_What you should do_
The entire listing below is to be reproduced exactly.

········

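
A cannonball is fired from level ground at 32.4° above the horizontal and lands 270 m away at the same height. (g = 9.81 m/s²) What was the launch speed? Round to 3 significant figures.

54.1 m/s

On level ground, R = v₀² sin(2θ) / g, so v₀ = √(R g / sin 2θ).
sin(2 × 32.4°) = 0.9048.
v₀ = √(270 × 9.81 / 0.9048) = √2927 = 54.1 m/s.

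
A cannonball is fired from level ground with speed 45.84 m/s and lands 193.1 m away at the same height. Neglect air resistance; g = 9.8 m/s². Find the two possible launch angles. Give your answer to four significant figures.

32.12° and 57.88°

Level-ground range: R = v₀² sin(2θ)/g ⇒ sin 2θ = R g / v₀² = 193.1×9.8/45.84² = 0.9006.
2θ = arcsin(0.9006) = 64.237° or 180° − 64.237° = 115.763°.
So θ = 32.12° or θ = 57.88°.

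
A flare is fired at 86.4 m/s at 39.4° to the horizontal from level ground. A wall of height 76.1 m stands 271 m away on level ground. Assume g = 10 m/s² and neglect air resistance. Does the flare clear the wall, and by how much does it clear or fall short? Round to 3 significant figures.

Yes — it clears the wall by 64.1 m.

v_x = 86.4 cos 39.4° = 66.76 m/s; v_y0 = 86.4 sin 39.4° = 54.84 m/s.
Time to reach the wall: t = 271 / 66.76 = 4.059 s.
Height at that point: y = 54.84×4.059 − 5.000×4.059² = 140.2 m.
That is 140.2 − 76.1 = 64.1 m above the top of the wall, so the flare clears it.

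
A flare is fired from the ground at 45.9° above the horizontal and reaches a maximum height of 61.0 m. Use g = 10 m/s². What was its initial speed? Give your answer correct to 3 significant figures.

At maximum height v_y = 0, so (v₀ sin θ)² = 2 g H.
v₀ sin 45.9° = √(2 × 10 × 61.0) = 34.93 m/s.
v₀ = 34.93 / sin 45.9° = 34.93 / 0.7181 = 48.6 m/s.

48.6 m/s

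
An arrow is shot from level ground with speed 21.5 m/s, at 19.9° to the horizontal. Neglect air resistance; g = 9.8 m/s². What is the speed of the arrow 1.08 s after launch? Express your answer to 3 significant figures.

v_x = 21.5 cos 19.9° = 20.22 m/s (constant).
v_y(t) = 21.5 sin 19.9° − g t = 7.318 − 9.8 × 1.08 = -3.266 m/s.
Speed = √(v_x² + v_y²) = √(408.8 + 10.67) = 20.5 m/s.

20.5 m/s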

········

_Expected output_
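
A cannonball is fired from level ground at 32.4° above the horizontal and lands 270 m away at the same height. (g = 9.81 m/s²) What was the launch speed? Round to 3 significant figures.

54.1 m/s

On level ground, R = v₀² sin(2θ) / g, so v₀ = √(R g / sin 2θ).
sin(2 × 32.4°) = 0.9048.
v₀ = √(270 × 9.81 / 0.9048) = √2927 = 54.1 m/s.

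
A cannonball is fired from level ground with speed 45.84 m/s and lands 193.1 m away at the same height. Neglect air resistance; g = 9.8 m/s². Find the two possible launch angles. Give your answer to four significant figures.

32.12° and 57.88°

Level-ground range: R = v₀² sin(2θ)/g ⇒ sin 2θ = R g / v₀² = 193.1×9.8/45.84² = 0.9006.
2θ = arcsin(0.9006) = 64.237° or 180° − 64.237° = 115.763°.
So θ = 32.12° or θ = 57.88°.

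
A flare is fired at 86.4 m/s at 39.4° to the horizontal from level ground. A wall of height 76.1 m stands 271 m away on level ground. Assume g = 10 m/s² and neglect air resistance. Does the flare clear the wall, and by how much does it clear or fall short? Round to 3 significant figures.

Yes — it clears the wall by 64.1 m.

v_x = 86.4 cos 39.4° = 66.76 m/s; v_y0 = 86.4 sin 39.4° = 54.84 m/s.
Time to reach the wall: t = 271 / 66.76 = 4.059 s.
Height at that point: y = 54.84×4.059 − 5.000×4.059² = 140.2 m.
That is 140.2 − 76.1 = 64.1 m above the top of the wall, so the flare clears it.

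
A flare is fired from the ground at 45.9° above the horizontal and reaches a maximum height of 61.0 m. Use g = 10 m/s². What was its initial speed? Give your answer correct to 3 significant figures.

At maximum height v_y = 0, so (v₀ sin θ)² = 2 g H.
v₀ sin 45.9° = √(2 × 10 × 61.0) = 34.93 m/s.
v₀ = 34.93 / sin 45.9° = 34.93 / 0.7181 = 48.6 m/s.

48.6 m/s

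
An arrow is shot from level ground with speed 21.5 m/s, at 19.9° to the horizontal. Neglect air resistance; g = 9.8 m/s². What is the speed of the arrow 1.08 s after launch? Express your answer to 3 significant figures.

v_x = 21.5 cos 19.9° = 20.22 m/s (constant).
v_y(t) = 21.5 sin 19.9° − g t = 7.318 − 9.8 × 1.08 = -3.266 m/s.
Speed = √(v_x² + v_y²) = √(408.8 + 10.67) = 20.5 m/s.

20.5 m/s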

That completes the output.